**Exercise details**
An exact copy of the entries below is the expected answer.

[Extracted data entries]
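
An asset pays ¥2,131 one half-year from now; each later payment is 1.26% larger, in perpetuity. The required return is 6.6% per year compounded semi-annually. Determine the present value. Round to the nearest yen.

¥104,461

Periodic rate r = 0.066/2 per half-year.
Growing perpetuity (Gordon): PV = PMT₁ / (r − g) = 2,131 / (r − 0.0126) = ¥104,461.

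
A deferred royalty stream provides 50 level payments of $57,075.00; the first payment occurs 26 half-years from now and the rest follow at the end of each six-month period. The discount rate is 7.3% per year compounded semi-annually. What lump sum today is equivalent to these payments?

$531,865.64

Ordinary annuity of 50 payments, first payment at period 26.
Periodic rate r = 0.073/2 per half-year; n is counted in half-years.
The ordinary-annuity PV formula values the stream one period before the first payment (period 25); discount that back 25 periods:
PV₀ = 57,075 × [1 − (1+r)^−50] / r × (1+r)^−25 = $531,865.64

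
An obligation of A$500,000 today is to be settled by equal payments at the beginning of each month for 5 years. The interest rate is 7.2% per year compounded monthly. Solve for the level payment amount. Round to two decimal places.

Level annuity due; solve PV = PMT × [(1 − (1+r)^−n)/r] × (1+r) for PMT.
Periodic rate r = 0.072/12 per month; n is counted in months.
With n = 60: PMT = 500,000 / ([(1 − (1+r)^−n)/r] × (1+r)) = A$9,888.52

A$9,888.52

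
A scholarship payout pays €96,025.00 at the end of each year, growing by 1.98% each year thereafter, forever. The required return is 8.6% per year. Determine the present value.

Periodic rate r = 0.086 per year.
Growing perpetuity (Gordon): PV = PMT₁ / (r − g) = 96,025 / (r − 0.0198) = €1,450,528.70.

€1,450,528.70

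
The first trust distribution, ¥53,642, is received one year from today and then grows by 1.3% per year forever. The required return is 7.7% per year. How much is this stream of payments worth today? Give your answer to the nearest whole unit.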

**Result below**
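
An asset pays ¥2,131 one half-year from now; each later payment is 1.26% larger, in perpetuity. The required return is 6.6% per year compounded semi-annually. Determine the present value. Round to the nearest yen.

¥104,461

Periodic rate r = 0.066/2 per half-year.
Growing perpetuity (Gordon): PV = PMT₁ / (r − g) = 2,131 / (r − 0.0126) = ¥104,461.

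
A deferred royalty stream provides 50 level payments of $57,075.00; the first payment occurs 26 half-years from now and the rest follow at the end of each six-month period. The discount rate is 7.3% per year compounded semi-annually. What lump sum today is equivalent to these payments?

$531,865.64

Ordinary annuity of 50 payments, first payment at period 26.
Periodic rate r = 0.073/2 per half-year; n is counted in half-years.
The ordinary-annuity PV formula values the stream one period before the first payment (period 25); discount that back 25 periods:
PV₀ = 57,075 × [1 − (1+r)^−50] / r × (1+r)^−25 = $531,865.64

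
An obligation of A$500,000 today is to be settled by equal payments at the beginning of each month for 5 years. The interest rate is 7.2% per year compounded monthly. Solve for the level payment amount. Round to two decimal places.

Level annuity due; solve PV = PMT × [(1 − (1+r)^−n)/r] × (1+r) for PMT.
Periodic rate r = 0.072/12 per month; n is counted in months.
With n = 60: PMT = 500,000 / ([(1 − (1+r)^−n)/r] × (1+r)) = A$9,888.52

A$9,888.52

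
A scholarship payout pays €96,025.00 at the end of each year, growing by 1.98% each year thereafter, forever. The required return is 8.6% per year. Determine the present value.

Periodic rate r = 0.086 per year.
Growing perpetuity (Gordon): PV = PMT₁ / (r − g) = 96,025 / (r − 0.0198) = €1,450,528.70.

€1,450,528.70

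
The first trust distribution, ¥53,642, is received one year from today and then grows by 1.3% per year forever. The required return is 7.7% per year. How much is this stream of payments worth today? Give your answer to the nearest whole unit.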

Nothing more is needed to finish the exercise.